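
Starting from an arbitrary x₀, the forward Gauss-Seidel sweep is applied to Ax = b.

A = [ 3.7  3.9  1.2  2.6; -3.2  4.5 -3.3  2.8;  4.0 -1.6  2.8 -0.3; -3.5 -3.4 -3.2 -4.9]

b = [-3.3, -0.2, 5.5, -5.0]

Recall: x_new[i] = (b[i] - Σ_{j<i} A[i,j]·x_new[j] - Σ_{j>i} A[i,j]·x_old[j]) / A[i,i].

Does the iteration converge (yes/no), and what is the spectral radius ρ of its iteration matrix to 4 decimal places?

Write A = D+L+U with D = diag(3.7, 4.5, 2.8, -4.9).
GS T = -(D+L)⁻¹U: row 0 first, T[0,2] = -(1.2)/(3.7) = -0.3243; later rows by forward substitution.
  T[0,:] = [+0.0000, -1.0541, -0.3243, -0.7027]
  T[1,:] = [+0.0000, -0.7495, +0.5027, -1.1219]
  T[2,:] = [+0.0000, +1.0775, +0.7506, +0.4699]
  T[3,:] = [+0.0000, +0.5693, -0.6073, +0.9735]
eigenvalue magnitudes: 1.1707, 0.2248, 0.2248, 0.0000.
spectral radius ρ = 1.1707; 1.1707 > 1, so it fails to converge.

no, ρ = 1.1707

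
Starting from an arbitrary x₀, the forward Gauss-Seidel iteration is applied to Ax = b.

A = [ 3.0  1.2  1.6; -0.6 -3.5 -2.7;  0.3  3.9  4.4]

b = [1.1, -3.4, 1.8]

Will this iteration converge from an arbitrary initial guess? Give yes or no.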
* * *
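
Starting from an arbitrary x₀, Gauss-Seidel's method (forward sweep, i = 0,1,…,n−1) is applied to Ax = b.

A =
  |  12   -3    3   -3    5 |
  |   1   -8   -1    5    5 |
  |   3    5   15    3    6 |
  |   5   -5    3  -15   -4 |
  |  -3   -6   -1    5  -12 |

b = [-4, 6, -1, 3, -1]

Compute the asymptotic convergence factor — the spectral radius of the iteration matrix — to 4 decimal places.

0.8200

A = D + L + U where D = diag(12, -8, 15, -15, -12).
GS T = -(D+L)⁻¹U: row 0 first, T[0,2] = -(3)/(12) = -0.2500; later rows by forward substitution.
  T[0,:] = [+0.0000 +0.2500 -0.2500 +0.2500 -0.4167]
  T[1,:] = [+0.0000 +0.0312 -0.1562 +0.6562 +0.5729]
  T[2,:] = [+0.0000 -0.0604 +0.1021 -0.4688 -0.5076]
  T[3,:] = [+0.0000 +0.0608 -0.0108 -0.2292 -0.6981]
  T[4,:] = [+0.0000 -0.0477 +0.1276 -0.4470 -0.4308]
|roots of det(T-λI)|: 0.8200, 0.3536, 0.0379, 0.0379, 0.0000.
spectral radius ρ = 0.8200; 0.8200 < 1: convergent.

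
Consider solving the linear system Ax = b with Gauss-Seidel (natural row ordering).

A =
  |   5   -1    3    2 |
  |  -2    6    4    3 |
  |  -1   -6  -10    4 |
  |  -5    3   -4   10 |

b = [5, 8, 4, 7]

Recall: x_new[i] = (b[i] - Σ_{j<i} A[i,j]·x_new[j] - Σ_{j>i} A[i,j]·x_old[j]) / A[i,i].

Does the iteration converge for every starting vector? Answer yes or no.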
* * *
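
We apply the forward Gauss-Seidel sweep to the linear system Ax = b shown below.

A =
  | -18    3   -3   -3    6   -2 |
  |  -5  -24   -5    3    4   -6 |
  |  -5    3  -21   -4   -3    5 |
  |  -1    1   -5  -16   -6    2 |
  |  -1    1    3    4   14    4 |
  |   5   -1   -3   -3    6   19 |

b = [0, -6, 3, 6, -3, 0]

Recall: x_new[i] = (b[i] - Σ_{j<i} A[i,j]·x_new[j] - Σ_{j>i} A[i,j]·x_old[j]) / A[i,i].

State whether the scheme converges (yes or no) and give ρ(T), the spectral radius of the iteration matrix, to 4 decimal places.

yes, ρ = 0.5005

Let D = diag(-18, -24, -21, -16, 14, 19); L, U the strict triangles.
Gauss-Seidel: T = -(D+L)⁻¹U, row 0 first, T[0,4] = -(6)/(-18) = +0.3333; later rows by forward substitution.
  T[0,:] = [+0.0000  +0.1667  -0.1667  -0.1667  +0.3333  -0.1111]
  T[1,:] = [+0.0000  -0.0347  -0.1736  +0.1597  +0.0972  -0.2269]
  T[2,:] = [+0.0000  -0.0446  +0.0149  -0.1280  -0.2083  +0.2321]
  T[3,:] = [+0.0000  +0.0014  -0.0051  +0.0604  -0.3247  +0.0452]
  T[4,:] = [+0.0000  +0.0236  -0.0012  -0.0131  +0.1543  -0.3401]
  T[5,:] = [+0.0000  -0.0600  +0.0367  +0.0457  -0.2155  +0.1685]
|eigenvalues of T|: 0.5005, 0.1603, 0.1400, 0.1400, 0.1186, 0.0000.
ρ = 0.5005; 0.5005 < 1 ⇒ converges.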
* * *
→ EXERCISE REQUIREMENTS
Using the entries above, copy out all lines that contain the string "sweep".

→ OUTPUT FOR THIS EXERCISE
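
Starting from an arbitrary x₀, the forward Gauss-Seidel sweep is applied to Ax = b.
Starting from an arbitrary x₀, Gauss-Seidel's method (forward sweep, i = 0,1,…,n−1) is applied to Ax = b.
We apply the forward Gauss-Seidel sweep to the linear system Ax = b shown below.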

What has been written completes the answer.